# What you should do
Look through the listing below, and wherever a line has the string "deterministic", pull it out.
Top of Given records
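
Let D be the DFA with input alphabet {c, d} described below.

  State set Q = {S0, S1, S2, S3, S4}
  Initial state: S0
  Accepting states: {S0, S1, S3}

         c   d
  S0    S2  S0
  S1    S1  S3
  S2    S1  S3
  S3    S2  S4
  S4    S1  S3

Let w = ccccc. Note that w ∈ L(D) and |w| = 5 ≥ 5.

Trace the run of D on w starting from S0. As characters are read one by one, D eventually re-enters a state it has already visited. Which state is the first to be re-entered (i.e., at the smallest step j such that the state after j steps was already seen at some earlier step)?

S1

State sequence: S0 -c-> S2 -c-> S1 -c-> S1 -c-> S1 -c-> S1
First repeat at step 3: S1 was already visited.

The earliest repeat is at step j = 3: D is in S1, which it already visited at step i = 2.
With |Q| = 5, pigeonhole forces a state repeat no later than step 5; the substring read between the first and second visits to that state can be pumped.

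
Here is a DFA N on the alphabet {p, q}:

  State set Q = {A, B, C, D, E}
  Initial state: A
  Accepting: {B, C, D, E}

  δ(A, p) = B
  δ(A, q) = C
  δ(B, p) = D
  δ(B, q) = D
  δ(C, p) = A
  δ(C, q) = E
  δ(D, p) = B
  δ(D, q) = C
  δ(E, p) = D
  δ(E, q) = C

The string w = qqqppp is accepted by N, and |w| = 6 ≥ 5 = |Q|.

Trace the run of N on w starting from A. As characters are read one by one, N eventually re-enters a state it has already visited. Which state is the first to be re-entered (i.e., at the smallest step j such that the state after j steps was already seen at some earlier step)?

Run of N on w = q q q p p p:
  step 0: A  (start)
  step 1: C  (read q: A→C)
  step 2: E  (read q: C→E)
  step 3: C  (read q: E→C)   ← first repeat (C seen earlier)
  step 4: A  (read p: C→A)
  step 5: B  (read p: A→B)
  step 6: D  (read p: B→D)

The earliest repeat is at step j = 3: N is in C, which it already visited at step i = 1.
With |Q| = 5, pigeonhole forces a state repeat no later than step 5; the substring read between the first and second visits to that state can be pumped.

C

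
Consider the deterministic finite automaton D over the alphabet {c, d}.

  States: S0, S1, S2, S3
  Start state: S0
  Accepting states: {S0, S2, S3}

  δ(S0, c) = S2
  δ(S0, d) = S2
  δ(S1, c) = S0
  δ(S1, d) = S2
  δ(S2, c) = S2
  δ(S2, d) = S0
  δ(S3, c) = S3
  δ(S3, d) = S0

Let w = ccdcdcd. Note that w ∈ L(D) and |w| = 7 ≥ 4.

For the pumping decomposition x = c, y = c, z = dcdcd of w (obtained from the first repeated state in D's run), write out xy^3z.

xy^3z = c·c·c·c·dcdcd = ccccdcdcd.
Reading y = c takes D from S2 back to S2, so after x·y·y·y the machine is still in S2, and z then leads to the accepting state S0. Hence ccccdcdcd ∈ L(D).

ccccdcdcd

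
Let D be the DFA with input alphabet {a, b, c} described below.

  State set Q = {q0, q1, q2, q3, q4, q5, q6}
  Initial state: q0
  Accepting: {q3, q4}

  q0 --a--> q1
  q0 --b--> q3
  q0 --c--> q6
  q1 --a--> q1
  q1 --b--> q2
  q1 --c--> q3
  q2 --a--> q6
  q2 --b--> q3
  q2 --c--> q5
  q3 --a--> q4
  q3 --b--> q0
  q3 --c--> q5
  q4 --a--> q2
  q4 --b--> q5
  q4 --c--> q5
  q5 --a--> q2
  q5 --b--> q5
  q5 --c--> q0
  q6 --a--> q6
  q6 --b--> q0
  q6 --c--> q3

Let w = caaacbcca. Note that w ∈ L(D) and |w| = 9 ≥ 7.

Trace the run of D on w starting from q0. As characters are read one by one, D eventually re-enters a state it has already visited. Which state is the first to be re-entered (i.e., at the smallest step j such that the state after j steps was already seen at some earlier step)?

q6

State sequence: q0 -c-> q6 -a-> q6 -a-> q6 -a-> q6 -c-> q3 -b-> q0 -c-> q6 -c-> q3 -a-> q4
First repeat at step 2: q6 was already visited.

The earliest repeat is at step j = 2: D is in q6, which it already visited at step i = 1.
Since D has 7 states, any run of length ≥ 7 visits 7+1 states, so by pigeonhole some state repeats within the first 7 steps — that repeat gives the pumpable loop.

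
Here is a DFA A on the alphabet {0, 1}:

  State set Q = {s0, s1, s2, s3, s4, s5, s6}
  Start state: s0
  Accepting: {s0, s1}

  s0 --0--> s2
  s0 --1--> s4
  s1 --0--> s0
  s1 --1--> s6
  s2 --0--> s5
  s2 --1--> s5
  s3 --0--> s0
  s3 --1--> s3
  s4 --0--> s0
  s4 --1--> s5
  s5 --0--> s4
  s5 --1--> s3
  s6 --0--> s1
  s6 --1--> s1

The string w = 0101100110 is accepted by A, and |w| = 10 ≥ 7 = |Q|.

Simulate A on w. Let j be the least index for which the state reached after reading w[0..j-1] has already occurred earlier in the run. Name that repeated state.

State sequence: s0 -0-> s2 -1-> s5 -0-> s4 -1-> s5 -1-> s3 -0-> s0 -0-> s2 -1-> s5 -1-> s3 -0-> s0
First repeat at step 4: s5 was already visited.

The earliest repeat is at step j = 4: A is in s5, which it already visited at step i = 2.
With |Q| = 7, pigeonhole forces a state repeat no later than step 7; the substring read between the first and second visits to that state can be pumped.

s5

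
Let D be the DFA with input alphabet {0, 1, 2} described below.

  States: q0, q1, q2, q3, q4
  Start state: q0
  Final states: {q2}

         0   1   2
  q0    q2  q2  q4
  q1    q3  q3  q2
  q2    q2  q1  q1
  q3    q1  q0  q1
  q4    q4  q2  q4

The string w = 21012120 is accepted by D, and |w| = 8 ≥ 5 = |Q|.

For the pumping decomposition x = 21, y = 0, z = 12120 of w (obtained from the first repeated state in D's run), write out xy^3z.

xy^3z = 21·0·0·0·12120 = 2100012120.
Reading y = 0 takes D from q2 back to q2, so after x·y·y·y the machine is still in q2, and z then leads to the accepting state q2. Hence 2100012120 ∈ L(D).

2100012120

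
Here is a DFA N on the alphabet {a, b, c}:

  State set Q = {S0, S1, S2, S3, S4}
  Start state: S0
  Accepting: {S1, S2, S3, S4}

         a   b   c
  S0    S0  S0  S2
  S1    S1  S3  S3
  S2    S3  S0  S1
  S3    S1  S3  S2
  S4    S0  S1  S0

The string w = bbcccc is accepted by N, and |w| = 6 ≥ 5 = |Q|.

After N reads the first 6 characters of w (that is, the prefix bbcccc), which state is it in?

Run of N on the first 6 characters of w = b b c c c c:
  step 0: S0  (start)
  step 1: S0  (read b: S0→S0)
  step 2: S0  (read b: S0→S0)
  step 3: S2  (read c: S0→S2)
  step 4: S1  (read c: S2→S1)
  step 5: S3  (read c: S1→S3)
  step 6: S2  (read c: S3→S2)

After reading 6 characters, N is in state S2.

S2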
Bottom of Given records
Top of Given records
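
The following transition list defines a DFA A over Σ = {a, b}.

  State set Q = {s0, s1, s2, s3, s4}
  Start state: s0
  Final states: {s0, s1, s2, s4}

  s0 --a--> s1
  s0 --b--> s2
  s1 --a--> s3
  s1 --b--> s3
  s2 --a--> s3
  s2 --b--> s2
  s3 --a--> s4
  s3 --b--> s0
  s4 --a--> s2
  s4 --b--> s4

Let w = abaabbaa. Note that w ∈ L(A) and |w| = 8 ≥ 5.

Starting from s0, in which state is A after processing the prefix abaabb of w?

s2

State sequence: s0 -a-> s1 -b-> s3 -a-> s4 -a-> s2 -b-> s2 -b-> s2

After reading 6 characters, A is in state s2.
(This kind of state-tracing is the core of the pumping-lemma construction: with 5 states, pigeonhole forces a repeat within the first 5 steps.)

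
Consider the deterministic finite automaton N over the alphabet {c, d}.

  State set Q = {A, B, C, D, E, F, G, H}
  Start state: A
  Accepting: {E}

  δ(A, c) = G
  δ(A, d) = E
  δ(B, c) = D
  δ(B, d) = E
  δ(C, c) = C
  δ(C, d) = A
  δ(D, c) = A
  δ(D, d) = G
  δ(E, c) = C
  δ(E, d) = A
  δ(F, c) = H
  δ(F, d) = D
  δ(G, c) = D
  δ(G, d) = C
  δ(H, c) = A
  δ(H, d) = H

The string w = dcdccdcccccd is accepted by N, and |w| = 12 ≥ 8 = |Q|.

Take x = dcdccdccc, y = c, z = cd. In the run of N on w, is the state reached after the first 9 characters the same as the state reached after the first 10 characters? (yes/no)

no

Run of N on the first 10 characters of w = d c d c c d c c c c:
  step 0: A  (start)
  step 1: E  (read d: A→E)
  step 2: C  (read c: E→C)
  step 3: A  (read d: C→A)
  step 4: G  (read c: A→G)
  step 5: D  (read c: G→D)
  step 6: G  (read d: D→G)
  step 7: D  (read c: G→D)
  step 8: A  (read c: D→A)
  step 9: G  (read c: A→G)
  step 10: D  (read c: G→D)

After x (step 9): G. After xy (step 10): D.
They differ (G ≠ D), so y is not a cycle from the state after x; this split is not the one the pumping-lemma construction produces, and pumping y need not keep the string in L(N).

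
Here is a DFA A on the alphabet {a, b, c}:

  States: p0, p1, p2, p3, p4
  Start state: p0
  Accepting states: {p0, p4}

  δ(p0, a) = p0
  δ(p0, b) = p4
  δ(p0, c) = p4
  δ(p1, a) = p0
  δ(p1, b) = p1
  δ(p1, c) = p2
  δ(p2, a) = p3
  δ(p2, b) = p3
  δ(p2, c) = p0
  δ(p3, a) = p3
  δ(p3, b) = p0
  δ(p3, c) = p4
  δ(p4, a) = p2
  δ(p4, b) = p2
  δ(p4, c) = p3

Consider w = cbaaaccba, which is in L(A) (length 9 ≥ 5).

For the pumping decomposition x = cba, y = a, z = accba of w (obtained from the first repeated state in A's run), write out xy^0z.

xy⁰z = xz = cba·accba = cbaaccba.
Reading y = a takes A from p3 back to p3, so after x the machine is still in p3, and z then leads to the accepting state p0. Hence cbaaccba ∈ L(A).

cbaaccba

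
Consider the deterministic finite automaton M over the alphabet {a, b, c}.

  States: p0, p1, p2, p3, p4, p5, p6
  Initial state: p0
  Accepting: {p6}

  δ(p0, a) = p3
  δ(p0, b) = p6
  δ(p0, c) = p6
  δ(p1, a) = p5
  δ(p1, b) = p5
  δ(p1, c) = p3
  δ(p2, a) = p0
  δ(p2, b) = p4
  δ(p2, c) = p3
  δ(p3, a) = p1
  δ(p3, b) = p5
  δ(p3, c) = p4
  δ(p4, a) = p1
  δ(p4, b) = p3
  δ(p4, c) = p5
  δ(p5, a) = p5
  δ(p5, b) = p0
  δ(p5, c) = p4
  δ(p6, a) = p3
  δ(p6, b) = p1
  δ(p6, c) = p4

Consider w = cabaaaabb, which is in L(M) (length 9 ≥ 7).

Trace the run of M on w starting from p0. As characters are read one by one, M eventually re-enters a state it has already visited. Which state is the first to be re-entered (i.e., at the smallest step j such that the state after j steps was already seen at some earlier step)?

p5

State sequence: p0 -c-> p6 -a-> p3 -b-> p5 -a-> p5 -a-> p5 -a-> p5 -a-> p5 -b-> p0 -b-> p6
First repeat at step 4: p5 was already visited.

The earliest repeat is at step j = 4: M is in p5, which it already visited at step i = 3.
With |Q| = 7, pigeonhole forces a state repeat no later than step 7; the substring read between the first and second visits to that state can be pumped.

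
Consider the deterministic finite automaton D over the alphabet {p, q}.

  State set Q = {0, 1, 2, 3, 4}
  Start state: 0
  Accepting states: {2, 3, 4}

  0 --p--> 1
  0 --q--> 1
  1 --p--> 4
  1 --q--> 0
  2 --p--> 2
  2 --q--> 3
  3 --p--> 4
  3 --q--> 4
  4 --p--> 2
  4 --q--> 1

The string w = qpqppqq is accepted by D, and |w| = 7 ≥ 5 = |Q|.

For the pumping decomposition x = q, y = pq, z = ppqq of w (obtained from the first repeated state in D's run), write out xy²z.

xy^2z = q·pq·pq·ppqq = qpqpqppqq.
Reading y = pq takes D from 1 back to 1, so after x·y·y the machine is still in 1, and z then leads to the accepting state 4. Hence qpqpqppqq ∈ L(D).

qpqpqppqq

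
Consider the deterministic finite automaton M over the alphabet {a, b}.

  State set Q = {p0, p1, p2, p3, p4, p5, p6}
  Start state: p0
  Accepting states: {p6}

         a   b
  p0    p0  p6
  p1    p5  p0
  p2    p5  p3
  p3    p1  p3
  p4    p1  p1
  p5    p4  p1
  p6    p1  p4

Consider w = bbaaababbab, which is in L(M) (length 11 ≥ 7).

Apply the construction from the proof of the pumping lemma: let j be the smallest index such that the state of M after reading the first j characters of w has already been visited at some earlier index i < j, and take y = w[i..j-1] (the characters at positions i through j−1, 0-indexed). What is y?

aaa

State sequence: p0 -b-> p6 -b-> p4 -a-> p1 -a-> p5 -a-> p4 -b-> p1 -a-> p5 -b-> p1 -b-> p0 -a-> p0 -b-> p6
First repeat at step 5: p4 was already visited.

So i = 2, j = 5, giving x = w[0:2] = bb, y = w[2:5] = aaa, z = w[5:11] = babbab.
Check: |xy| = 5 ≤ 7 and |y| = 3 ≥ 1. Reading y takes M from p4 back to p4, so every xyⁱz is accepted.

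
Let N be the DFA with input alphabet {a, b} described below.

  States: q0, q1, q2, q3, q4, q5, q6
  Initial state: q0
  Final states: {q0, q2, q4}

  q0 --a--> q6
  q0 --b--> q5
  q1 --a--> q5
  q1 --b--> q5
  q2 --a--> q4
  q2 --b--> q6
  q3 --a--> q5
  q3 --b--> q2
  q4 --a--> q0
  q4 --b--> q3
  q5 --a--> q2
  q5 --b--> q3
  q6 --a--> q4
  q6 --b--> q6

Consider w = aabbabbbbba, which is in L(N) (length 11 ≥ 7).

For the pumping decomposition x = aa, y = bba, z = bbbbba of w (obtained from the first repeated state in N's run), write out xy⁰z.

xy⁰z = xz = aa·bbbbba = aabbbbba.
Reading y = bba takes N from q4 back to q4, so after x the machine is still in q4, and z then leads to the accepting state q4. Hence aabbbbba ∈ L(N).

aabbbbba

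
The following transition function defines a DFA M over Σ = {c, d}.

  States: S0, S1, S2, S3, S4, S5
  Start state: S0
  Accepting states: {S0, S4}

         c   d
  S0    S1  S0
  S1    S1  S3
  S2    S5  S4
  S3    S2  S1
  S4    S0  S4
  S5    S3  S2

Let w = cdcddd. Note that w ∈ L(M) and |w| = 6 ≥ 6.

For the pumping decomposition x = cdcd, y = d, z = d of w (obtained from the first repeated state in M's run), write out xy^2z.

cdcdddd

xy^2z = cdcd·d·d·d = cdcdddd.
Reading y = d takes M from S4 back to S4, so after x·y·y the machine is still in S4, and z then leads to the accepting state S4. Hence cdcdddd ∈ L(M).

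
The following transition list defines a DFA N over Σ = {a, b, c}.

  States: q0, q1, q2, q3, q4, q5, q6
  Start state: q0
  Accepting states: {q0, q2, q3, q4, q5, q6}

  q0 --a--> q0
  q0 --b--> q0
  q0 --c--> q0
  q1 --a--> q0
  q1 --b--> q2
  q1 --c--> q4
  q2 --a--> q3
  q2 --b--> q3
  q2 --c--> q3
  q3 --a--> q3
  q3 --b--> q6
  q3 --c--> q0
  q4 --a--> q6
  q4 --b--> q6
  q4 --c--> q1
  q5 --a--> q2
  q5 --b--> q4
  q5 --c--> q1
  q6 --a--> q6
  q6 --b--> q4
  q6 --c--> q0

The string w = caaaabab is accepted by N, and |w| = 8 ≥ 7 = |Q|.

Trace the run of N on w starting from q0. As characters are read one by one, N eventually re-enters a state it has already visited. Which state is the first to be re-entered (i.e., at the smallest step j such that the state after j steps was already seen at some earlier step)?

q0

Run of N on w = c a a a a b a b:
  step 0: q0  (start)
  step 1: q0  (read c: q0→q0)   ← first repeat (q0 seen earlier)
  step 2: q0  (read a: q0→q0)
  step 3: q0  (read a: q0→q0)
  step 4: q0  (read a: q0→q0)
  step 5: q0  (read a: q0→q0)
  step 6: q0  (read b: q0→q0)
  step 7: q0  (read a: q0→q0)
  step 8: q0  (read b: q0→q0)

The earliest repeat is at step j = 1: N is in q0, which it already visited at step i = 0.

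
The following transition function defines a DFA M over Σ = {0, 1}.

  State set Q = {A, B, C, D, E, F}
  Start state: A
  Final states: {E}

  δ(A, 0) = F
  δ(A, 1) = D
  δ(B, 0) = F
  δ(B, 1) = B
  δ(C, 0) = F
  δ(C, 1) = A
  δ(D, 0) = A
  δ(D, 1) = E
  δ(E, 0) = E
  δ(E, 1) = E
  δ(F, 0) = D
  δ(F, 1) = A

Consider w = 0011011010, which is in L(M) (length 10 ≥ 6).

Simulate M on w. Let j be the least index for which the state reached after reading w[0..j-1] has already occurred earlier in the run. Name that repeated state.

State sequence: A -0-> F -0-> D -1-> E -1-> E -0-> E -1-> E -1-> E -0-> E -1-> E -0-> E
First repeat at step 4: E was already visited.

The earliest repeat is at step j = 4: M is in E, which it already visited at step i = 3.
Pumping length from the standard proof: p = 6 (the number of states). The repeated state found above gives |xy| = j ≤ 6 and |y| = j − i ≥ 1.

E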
Bottom of Given records
# Completed exercise
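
Consider the deterministic finite automaton D over the alphabet {c, d}.
Consider the deterministic finite automaton N over the alphabet {c, d}.
Consider the deterministic finite automaton M over the alphabet {a, b, c}.
Consider the deterministic finite automaton D over the alphabet {p, q}.
Consider the deterministic finite automaton M over the alphabet {a, b}.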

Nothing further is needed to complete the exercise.